■ **YOUR OBJECTIVE**
Copy every line from the records below that carries the word "cylinder".

■ **RECORDS FOR PROCESSING**
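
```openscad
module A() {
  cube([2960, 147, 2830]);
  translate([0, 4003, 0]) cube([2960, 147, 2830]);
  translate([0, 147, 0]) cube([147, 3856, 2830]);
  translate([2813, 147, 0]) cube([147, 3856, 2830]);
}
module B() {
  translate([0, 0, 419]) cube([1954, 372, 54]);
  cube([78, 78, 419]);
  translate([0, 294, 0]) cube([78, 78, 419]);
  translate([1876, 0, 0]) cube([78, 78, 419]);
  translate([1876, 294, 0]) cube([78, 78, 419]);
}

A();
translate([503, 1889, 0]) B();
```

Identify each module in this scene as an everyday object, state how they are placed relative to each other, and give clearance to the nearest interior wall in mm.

A is a house frame. B is a bench. The bench sits inside the house frame, centred. The clearance to the nearest interior wall is 356 mm.

Clearances: x = 356, y = 1742; minimum 356 mm.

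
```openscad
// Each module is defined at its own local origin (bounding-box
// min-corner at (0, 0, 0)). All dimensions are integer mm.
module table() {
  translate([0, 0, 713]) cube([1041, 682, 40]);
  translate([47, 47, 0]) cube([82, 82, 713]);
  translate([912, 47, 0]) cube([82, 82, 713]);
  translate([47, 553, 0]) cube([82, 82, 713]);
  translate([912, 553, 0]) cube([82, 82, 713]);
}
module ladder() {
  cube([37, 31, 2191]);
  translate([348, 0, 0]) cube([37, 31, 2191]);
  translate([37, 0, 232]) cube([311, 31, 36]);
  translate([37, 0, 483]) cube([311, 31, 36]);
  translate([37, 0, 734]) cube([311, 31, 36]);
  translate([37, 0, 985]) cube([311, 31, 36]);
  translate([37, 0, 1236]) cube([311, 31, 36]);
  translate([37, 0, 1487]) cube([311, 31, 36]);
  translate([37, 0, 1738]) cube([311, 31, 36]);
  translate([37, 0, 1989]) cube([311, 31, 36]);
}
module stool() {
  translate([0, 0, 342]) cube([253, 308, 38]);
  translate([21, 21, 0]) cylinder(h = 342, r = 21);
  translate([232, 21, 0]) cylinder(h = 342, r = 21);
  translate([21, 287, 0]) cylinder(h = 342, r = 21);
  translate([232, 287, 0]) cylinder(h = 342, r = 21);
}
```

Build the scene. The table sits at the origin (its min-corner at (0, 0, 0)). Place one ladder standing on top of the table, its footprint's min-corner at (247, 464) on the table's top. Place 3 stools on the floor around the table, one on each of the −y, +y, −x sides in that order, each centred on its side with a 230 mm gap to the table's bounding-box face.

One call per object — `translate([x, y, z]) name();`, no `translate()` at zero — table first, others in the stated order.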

■ **RESPONSE BELOW**
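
  translate([21, 21, 0]) cylinder(h = 342, r = 21);
  translate([232, 21, 0]) cylinder(h = 342, r = 21);
  translate([21, 287, 0]) cylinder(h = 342, r = 21);
  translate([232, 287, 0]) cylinder(h = 342, r = 21);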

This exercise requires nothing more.